* WHAT THIS TASK INVOLVES: From the line with "(columns: Match, Ignore, Undercut)" to the final line, print the records exactly as they are.

--- GIVEN INFORMATION Enclosed Below ---

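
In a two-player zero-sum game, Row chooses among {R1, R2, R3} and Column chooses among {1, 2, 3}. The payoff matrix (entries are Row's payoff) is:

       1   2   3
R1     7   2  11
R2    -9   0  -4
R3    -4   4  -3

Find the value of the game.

36/13

Row minima: R1 → 2, R2 → -9, R3 → -4; maximin = 2.
Column maxima: 1 → 7, 2 → 4, 3 → 11; minimax = 4.
2 ≠ 4, so there is no saddle point; optimal play is mixed.
R2 is strictly dominated by R1, so Row never plays it.
3 is strictly dominated by 1 (it gives Row strictly more in every row), so Column never plays it.
On the remaining 2×2 (R1, R3 vs 1, 2):
Let Row play R1 with probability p. Expected payoff against 1: 7p + (-4)(1−p) = 11p − 4; against 2: 2p + 4(1−p) = −2p + 4.
Setting these equal: 11p − 4 = −2p + 4 ⇒ 13p = 8 ⇒ p = 8/13, and the value is (11)·(8/13) − 4 = 36/13.
For Column: with q = P(1), equating R1's and R3's payoffs gives 5q + 2 = −8q + 4 ⇒ q = 2/13.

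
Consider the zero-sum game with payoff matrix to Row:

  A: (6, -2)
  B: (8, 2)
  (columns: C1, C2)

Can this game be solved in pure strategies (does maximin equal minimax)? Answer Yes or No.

Yes

Row minima: A → -2, B → 2; maximin = 2.
Column maxima: C1 → 8, C2 → 2; minimax = 2.
maximin = minimax = 2, so a saddle point exists.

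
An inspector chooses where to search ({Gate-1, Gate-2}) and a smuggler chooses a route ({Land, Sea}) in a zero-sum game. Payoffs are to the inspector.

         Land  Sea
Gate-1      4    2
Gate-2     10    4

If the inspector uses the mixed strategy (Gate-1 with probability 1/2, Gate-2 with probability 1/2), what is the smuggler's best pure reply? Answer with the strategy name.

Sea

If the smuggler plays Land, the inspector's expected payoff is (1/2)·4 + (1/2)·10 = 7.
If the smuggler plays Sea, the inspector's expected payoff is (1/2)·2 + (1/2)·4 = 3.
The smuggler minimizes the inspector's payoff; the smallest is 3, so the best response is Sea.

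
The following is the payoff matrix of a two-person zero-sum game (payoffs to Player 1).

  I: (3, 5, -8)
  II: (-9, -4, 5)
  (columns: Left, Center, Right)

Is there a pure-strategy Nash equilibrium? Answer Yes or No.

No

Row minima: I → -8, II → -9; maximin = -8.
Column maxima: Left → 3, Center → 5, Right → 5; minimax = 3.
-8 ≠ 3, so no pure-strategy equilibrium exists.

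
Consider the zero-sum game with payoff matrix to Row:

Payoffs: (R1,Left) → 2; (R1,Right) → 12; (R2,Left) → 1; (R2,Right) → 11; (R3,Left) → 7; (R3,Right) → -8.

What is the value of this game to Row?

Row minima: R1 → 2, R2 → 1, R3 → -8; maximin = 2.
Column maxima: Left → 7, Right → 12; minimax = 7.
2 ≠ 7, so there is no saddle point; optimal play is mixed.
R2 is strictly dominated by R1, so Row never plays it.
On the remaining 2×2 (R1, R3 vs Left, Right):
Let Row play R1 with probability p. Expected payoff against Left: 2p + 7(1−p) = −5p + 7; against Right: 12p + (-8)(1−p) = 20p − 8.
Setting these equal: −5p + 7 = 20p − 8 ⇒ −25p = -15 ⇒ p = 3/5, and the value is (-5)·(3/5) + 7 = 4.
For Column: with q = P(Left), equating R1's and R3's payoffs gives −10q + 12 = 15q − 8 ⇒ q = 4/5.

4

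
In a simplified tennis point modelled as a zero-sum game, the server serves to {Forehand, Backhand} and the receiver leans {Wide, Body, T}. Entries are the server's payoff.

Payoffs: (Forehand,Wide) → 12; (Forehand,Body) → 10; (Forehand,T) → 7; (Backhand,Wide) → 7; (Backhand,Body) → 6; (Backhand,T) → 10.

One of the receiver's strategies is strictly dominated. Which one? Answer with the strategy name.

Wide

Body holds the server's payoff strictly below Wide in every row: 10 < 12, 6 < 7.
So Wide is strictly dominated for the receiver.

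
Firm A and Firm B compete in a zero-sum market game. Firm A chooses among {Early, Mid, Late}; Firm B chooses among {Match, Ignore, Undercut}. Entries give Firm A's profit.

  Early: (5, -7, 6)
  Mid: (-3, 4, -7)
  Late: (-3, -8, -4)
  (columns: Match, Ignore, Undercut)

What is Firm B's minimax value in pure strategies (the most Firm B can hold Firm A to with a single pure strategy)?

4

Column maxima: Match → 5, Ignore → 4, Undercut → 6.
The smallest of these is 4.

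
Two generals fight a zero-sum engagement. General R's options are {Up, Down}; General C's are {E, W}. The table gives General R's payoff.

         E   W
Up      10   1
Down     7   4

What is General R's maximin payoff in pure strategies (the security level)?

4

Row minima: Up → 1, Down → 4.
The best of these is 4.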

--- End of Enclosed GIVEN INFORMATION ---

* EXERCISE RESPONSE:
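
  (columns: Match, Ignore, Undercut)

What is Firm B's minimax value in pure strategies (the most Firm B can hold Firm A to with a single pure strategy)?

4

Column maxima: Match → 5, Ignore → 4, Undercut → 6.
The smallest of these is 4.

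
Two generals fight a zero-sum engagement. General R's options are {Up, Down}; General C's are {E, W}. The table gives General R's payoff.

         E   W
Up      10   1
Down     7   4

What is General R's maximin payoff in pure strategies (the security level)?

4

Row minima: Up → 1, Down → 4.
The best of these is 4.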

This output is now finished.